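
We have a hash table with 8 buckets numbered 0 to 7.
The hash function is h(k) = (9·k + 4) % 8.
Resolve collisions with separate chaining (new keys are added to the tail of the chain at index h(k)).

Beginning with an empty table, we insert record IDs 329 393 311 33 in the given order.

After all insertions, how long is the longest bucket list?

329 → bucket 5
393 → bucket 5 (collision)
311 → bucket 3
33 → bucket 5 (collision)
Final buckets:
0: —
1: —
2: —
3: 311
4: —
5: 329 -> 393 -> 33
6: —
7: —

3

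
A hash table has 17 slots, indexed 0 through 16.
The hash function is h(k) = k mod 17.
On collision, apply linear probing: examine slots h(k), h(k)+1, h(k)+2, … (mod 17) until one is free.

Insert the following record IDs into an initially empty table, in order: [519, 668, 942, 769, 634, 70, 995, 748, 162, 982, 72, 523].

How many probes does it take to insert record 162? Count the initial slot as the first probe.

Insert 519: h=9, slot 9 empty => index 9.
Insert 668: h=5, slot 5 empty => index 5.
Insert 942: h=7, slot 7 empty => index 7.
Insert 769: h=4, slot 4 empty => index 4.
Insert 634: h=5, slot 5 occupied => index 6.
Insert 70: h=2, slot 2 empty => index 2.
Insert 995: h=9, slot 9 occupied => index 10.
Insert 748: h=0, slot 0 empty => index 0.
Insert 162: h=9, slots 9,10 occupied => index 11.
Insert 982: h=13, slot 13 empty => index 13.
Insert 72: h=4, slots 4,5,6,7 occupied => index 8.
Insert 523: h=13, slot 13 occupied => index 14.
Table: [748, -, 70, -, 769, 668, 634, 942, 72, 519, 995, 162, -, 982, 523, -, -]

3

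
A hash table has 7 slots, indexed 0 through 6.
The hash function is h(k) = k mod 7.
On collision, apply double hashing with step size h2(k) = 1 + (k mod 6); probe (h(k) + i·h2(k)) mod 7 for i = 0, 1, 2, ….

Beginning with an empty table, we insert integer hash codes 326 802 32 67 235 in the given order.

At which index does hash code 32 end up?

326 hashes to 4; slot 4 is free => place at 4.
802 hashes to 4, h2=5; 4 taken => place at 2.
32 hashes to 4, h2=3; 4 taken => place at 0.
67 hashes to 4, h2=2; 4 taken => place at 6.
235 hashes to 4, h2=2; 4,6 taken => place at 1.
Table: [32, 235, 802, ., 326, ., 67]

0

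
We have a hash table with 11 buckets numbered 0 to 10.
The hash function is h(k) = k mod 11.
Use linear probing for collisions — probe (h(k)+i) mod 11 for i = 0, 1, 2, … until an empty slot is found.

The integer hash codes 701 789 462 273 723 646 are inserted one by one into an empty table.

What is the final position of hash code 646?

2

701: h=8 → slot 8
789: h=8, probe 8,9 → slot 9
462: h=0 → slot 0
273: h=9, probe 9,10 → slot 10
723: h=8, probe 8,9,10,0,1 → slot 1
646: h=8, probe 8,9,10,0,1,2 → slot 2
Table: [462, 723, 646, ∅, ∅, ∅, ∅, ∅, 701, 789, 273]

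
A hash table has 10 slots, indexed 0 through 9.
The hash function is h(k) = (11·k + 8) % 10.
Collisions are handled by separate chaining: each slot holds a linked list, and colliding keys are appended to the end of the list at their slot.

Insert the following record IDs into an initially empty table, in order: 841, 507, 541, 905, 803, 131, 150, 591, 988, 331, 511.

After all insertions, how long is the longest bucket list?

6

841 → bucket 9
507 → bucket 5
541 → bucket 9 (collision)
905 → bucket 3
803 → bucket 1
131 → bucket 9 (collision)
150 → bucket 8
591 → bucket 9 (collision)
988 → bucket 6
331 → bucket 9 (collision)
511 → bucket 9 (collision)
Final buckets:
0: _
1: 803
2: _
3: 905
4: _
5: 507
6: 988
7: _
8: 150
9: 841 -> 541 -> 131 -> 591 -> 331 -> 511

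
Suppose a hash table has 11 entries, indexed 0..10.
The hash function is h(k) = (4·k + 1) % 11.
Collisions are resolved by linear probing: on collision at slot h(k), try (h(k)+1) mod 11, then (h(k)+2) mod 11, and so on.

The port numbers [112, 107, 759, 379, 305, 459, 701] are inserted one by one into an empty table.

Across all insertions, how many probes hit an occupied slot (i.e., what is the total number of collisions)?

Insert 112: h=9, slot 9 empty → index 9.
Insert 107: h=0, slot 0 empty → index 0.
Insert 759: h=1, slot 1 empty → index 1.
Insert 379: h=10, slot 10 empty → index 10.
Insert 305: h=0, slots 0,1 occupied → index 2.
Insert 459: h=0, slots 0,1,2 occupied → index 3.
Insert 701: h=0, slots 0,1,2,3 occupied → index 4.
Table: [107, 759, 305, 459, 701, -, -, -, -, 112, 379]

9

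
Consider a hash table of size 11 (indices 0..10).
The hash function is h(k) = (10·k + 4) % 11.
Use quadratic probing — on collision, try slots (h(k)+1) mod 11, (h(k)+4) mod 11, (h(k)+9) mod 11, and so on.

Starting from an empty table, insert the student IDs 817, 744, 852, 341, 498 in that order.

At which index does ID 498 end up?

2

Insert 817: h=1, slot 1 empty => index 1.
Insert 744: h=8, slot 8 empty => index 8.
Insert 852: h=10, slot 10 empty => index 10.
Insert 341: h=4, slot 4 empty => index 4.
Insert 498: h=1, slot 1 occupied => index 2.
Table: [., 817, 498, ., 341, ., ., ., 744, ., 852]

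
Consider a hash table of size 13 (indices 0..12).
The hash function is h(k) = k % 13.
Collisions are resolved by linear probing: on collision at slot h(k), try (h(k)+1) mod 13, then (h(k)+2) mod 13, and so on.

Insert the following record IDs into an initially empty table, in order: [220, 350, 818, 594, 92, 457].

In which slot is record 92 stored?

220: h=12 => slot 12
350: h=12, probe 12,0 => slot 0
818: h=12, probe 12,0,1 => slot 1
594: h=9 => slot 9
92: h=1, probe 1,2 => slot 2
457: h=2, probe 2,3 => slot 3
Table: [350, 818, 92, 457, _, _, _, _, _, 594, _, _, 220]

2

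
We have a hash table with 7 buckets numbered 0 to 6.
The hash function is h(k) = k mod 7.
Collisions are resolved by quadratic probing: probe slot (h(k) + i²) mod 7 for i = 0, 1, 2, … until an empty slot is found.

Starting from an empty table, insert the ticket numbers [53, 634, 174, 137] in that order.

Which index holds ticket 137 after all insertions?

1

Insert 53: h=4, slot 4 empty => index 4.
Insert 634: h=4, slot 4 occupied => index 5.
Insert 174: h=6, slot 6 empty => index 6.
Insert 137: h=4, slots 4,5 occupied => index 1.
Table: [—, 137, —, —, 53, 634, 174]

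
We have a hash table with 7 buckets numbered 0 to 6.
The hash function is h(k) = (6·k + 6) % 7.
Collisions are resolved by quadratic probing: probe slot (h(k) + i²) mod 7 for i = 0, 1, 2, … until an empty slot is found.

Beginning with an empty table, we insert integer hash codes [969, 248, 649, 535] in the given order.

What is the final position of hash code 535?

969: h=3 => slot 3
248: h=3, probe 3,4 => slot 4
649: h=1 => slot 1
535: h=3, probe 3,4,0 => slot 0
Table: [535, 649, -, 969, 248, -, -]

0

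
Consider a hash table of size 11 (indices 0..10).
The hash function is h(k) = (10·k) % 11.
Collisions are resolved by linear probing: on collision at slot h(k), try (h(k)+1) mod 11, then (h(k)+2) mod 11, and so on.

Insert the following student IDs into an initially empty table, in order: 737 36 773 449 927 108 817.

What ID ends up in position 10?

737 hashes to 0; slot 0 is free → place at 0.
36 hashes to 8; slot 8 is free → place at 8.
773 hashes to 8; 8 taken → place at 9.
449 hashes to 2; slot 2 is free → place at 2.
927 hashes to 8; 8,9 taken → place at 10.
108 hashes to 2; 2 taken → place at 3.
817 hashes to 8; 8,9,10,0 taken → place at 1.
Table: [737, 817, 449, 108, -, -, -, -, 36, 773, 927]

927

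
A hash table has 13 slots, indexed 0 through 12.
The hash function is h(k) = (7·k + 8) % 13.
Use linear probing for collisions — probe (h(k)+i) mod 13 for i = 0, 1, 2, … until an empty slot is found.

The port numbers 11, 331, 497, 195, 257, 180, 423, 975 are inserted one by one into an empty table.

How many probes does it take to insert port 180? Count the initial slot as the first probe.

3

11: h=7 => slot 7
331: h=11 => slot 11
497: h=3 => slot 3
195: h=8 => slot 8
257: h=0 => slot 0
180: h=7, probe 7,8,9 => slot 9
423: h=5 => slot 5
975: h=8, probe 8,9,10 => slot 10
Table: [257, _, _, 497, _, 423, _, 11, 195, 180, 975, 331, _]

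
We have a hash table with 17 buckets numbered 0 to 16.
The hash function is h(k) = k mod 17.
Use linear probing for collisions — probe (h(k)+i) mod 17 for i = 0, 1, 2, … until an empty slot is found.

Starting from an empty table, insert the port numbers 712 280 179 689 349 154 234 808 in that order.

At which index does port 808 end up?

712 hashes to 15; slot 15 is free -> place at 15.
280 hashes to 8; slot 8 is free -> place at 8.
179 hashes to 9; slot 9 is free -> place at 9.
689 hashes to 9; 9 taken -> place at 10.
349 hashes to 9; 9,10 taken -> place at 11.
154 hashes to 1; slot 1 is free -> place at 1.
234 hashes to 13; slot 13 is free -> place at 13.
808 hashes to 9; 9,10,11 taken -> place at 12.
Table: [∅, 154, ∅, ∅, ∅, ∅, ∅, ∅, 280, 179, 689, 349, 808, 234, ∅, 712, ∅]

12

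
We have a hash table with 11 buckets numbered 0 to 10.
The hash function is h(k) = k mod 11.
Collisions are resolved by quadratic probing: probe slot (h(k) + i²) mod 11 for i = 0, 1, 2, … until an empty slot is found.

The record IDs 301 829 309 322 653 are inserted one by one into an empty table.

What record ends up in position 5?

829

Insert 301: h=4, slot 4 empty -> index 4.
Insert 829: h=4, slot 4 occupied -> index 5.
Insert 309: h=1, slot 1 empty -> index 1.
Insert 322: h=3, slot 3 empty -> index 3.
Insert 653: h=4, slots 4,5 occupied -> index 8.
Table: [-, 309, -, 322, 301, 829, -, -, 653, -, -]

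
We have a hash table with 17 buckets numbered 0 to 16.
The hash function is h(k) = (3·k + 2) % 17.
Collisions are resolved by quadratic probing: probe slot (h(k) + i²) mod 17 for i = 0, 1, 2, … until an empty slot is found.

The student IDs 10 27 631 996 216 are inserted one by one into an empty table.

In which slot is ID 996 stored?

2

10 hashes to 15; slot 15 is free => place at 15.
27 hashes to 15; 15 taken => place at 16.
631 hashes to 8; slot 8 is free => place at 8.
996 hashes to 15; 15,16 taken => place at 2.
216 hashes to 4; slot 4 is free => place at 4.
Table: [., ., 996, ., 216, ., ., ., 631, ., ., ., ., ., ., 10, 27]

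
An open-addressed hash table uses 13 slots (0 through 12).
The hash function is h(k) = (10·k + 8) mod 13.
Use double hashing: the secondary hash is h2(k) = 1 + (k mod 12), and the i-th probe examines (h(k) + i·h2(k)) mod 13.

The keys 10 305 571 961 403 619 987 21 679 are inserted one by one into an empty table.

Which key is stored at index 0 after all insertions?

961

10 hashes to 4; slot 4 is free -> place at 4.
305 hashes to 3; slot 3 is free -> place at 3.
571 hashes to 11; slot 11 is free -> place at 11.
961 hashes to 11, h2=2; 11 taken -> place at 0.
403 hashes to 8; slot 8 is free -> place at 8.
619 hashes to 10; slot 10 is free -> place at 10.
987 hashes to 11, h2=4; 11 taken -> place at 2.
21 hashes to 10, h2=10; 10 taken -> place at 7.
679 hashes to 12; slot 12 is free -> place at 12.
Table: [961, ∅, 987, 305, 10, ∅, ∅, 21, 403, ∅, 619, 571, 679]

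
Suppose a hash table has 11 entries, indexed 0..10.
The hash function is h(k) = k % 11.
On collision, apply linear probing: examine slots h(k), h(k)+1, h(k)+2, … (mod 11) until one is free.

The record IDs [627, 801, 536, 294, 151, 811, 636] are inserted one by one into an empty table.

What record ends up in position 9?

Insert 627: h=0, slot 0 empty => index 0.
Insert 801: h=9, slot 9 empty => index 9.
Insert 536: h=8, slot 8 empty => index 8.
Insert 294: h=8, slots 8,9 occupied => index 10.
Insert 151: h=8, slots 8,9,10,0 occupied => index 1.
Insert 811: h=8, slots 8,9,10,0,1 occupied => index 2.
Insert 636: h=9, slots 9,10,0,1,2 occupied => index 3.
Table: [627, 151, 811, 636, —, —, —, —, 536, 801, 294]

801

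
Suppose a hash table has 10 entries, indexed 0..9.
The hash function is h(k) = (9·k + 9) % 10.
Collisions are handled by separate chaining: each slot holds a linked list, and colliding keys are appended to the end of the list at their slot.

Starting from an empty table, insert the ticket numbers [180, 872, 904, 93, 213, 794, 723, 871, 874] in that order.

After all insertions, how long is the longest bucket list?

3

180 → bucket 9
872 → bucket 7
904 → bucket 5
93 → bucket 6
213 → bucket 6 (collision)
794 → bucket 5 (collision)
723 → bucket 6 (collision)
871 → bucket 8
874 → bucket 5 (collision)
Final buckets:
0: _
1: _
2: _
3: _
4: _
5: 904 -> 794 -> 874
6: 93 -> 213 -> 723
7: 872
8: 871
9: 180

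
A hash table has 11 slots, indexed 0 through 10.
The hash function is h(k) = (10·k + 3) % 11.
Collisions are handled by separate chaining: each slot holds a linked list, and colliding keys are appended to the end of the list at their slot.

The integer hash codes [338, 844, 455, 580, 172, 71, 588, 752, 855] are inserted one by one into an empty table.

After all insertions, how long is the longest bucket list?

Insert 338: h=6, bucket 6 empty → new chain.
Insert 844: h=6, bucket 6 nonempty → append to chain.
Insert 455: h=10, bucket 10 empty → new chain.
Insert 580: h=6, bucket 6 nonempty → append to chain.
Insert 172: h=7, bucket 7 empty → new chain.
Insert 71: h=9, bucket 9 empty → new chain.
Insert 588: h=9, bucket 9 nonempty → append to chain.
Insert 752: h=10, bucket 10 nonempty → append to chain.
Insert 855: h=6, bucket 6 nonempty → append to chain.
Final buckets:
0: _
1: _
2: _
3: _
4: _
5: _
6: 338 -> 844 -> 580 -> 855
7: 172
8: _
9: 71 -> 588
10: 455 -> 752

4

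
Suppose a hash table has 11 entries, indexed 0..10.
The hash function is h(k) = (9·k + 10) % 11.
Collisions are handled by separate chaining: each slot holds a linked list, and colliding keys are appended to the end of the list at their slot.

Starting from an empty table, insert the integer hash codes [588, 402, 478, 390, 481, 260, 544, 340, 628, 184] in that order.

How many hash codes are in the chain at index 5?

Insert 588: h=0, bucket 0 empty -> new chain.
Insert 402: h=9, bucket 9 empty -> new chain.
Insert 478: h=0, bucket 0 nonempty -> append to chain.
Insert 390: h=0, bucket 0 nonempty -> append to chain.
Insert 481: h=5, bucket 5 empty -> new chain.
Insert 260: h=7, bucket 7 empty -> new chain.
Insert 544: h=0, bucket 0 nonempty -> append to chain.
Insert 340: h=1, bucket 1 empty -> new chain.
Insert 628: h=8, bucket 8 empty -> new chain.
Insert 184: h=5, bucket 5 nonempty -> append to chain.
Final buckets:
0: 588 -> 478 -> 390 -> 544
1: 340
2: _
3: _
4: _
5: 481 -> 184
6: _
7: 260
8: 628
9: 402
10: _

2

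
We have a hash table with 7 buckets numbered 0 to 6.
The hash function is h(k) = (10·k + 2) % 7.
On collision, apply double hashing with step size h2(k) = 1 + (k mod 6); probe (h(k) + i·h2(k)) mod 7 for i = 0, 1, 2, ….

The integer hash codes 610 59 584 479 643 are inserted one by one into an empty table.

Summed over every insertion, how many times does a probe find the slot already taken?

2

610 hashes to 5; slot 5 is free -> place at 5.
59 hashes to 4; slot 4 is free -> place at 4.
584 hashes to 4, h2=3; 4 taken -> place at 0.
479 hashes to 4, h2=6; 4 taken -> place at 3.
643 hashes to 6; slot 6 is free -> place at 6.
Table: [584, ∅, ∅, 479, 59, 610, 643]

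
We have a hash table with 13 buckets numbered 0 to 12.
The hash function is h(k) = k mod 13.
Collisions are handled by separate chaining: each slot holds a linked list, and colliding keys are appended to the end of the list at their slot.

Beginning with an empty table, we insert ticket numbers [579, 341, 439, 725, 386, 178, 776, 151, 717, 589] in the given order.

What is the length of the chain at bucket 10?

2

579 -> bucket 7
341 -> bucket 3
439 -> bucket 10
725 -> bucket 10 (collision)
386 -> bucket 9
178 -> bucket 9 (collision)
776 -> bucket 9 (collision)
151 -> bucket 8
717 -> bucket 2
589 -> bucket 4
Final buckets:
0: _
1: _
2: 717
3: 341
4: 589
5: _
6: _
7: 579
8: 151
9: 386 -> 178 -> 776
10: 439 -> 725
11: _
12: _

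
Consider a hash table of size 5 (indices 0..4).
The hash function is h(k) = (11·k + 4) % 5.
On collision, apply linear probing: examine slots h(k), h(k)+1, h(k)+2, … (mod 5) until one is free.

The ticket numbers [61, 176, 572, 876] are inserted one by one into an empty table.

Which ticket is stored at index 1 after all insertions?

176

Insert 61: h=0, slot 0 empty -> index 0.
Insert 176: h=0, slot 0 occupied -> index 1.
Insert 572: h=1, slot 1 occupied -> index 2.
Insert 876: h=0, slots 0,1,2 occupied -> index 3.
Table: [61, 176, 572, 876, —]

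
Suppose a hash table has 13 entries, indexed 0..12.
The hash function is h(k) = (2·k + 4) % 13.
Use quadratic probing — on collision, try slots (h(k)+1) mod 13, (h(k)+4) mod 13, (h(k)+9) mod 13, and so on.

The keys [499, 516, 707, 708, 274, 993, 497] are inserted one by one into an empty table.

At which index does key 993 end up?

5

Insert 499: h=1, slot 1 empty => index 1.
Insert 516: h=9, slot 9 empty => index 9.
Insert 707: h=1, slot 1 occupied => index 2.
Insert 708: h=3, slot 3 empty => index 3.
Insert 274: h=6, slot 6 empty => index 6.
Insert 993: h=1, slots 1,2 occupied => index 5.
Insert 497: h=10, slot 10 empty => index 10.
Table: [-, 499, 707, 708, -, 993, 274, -, -, 516, 497, -, -]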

GOAL OF THE EXERCISE: Begin at the line that has "The hash function is h(k) = (6·k + 6) % 7." in the entries above; stop after the line that has "Insert the following student". Transcribe exactly those lines and no others.

EXERCISE RESPONSE:
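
The hash function is h(k) = (6·k + 6) % 7.
Collisions are resolved by quadratic probing: probe slot (h(k) + i²) mod 7 for i = 0, 1, 2, … until an empty slot is found.

Beginning with an empty table, we insert integer hash codes [969, 248, 649, 535] in the given order.

What is the final position of hash code 535?

969: h=3 => slot 3
248: h=3, probe 3,4 => slot 4
649: h=1 => slot 1
535: h=3, probe 3,4,0 => slot 0
Table: [535, 649, -, 969, 248, -, -]

0

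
Consider a hash table of size 11 (indices 0..10).
The hash function is h(k) = (10·k) % 11.
Collisions are resolved by linear probing: on collision at slot h(k), try (h(k)+1) mod 11, then (h(k)+2) mod 11, and so on.

Insert the following student IDs into an initially empty table, in order: 737 36 773 449 927 108 817.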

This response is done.